» PROVIDED INFORMATION
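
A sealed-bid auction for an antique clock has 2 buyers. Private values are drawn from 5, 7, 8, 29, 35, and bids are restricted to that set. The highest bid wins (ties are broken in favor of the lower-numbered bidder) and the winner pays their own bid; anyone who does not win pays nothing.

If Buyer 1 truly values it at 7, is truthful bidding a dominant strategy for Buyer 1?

No

Consider the case where Buyer 2 bids 5.
Truthful bid 7: wins, pays 7, utility 7 - 7 = 0.
Bid 5 instead: wins, pays 5, utility 7 - 5 = 2.
Since 2 > 0, bidding 5 is strictly better here, so truthful bidding is not dominant.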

» ACTIVITY
Each entry is to be written out exactly as it was given.

» ANSWER SECTION
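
A sealed-bid auction for an antique clock has 2 buyers. Private values are drawn from 5, 7, 8, 29, 35, and bids are restricted to that set. The highest bid wins (ties are broken in favor of the lower-numbered bidder) and the winner pays their own bid; anyone who does not win pays nothing.

If Buyer 1 truly values it at 7, is truthful bidding a dominant strategy for Buyer 1?

No

Consider the case where Buyer 2 bids 5.
Truthful bid 7: wins, pays 7, utility 7 - 7 = 0.
Bid 5 instead: wins, pays 5, utility 7 - 5 = 2.
Since 2 > 0, bidding 5 is strictly better here, so truthful bidding is not dominant.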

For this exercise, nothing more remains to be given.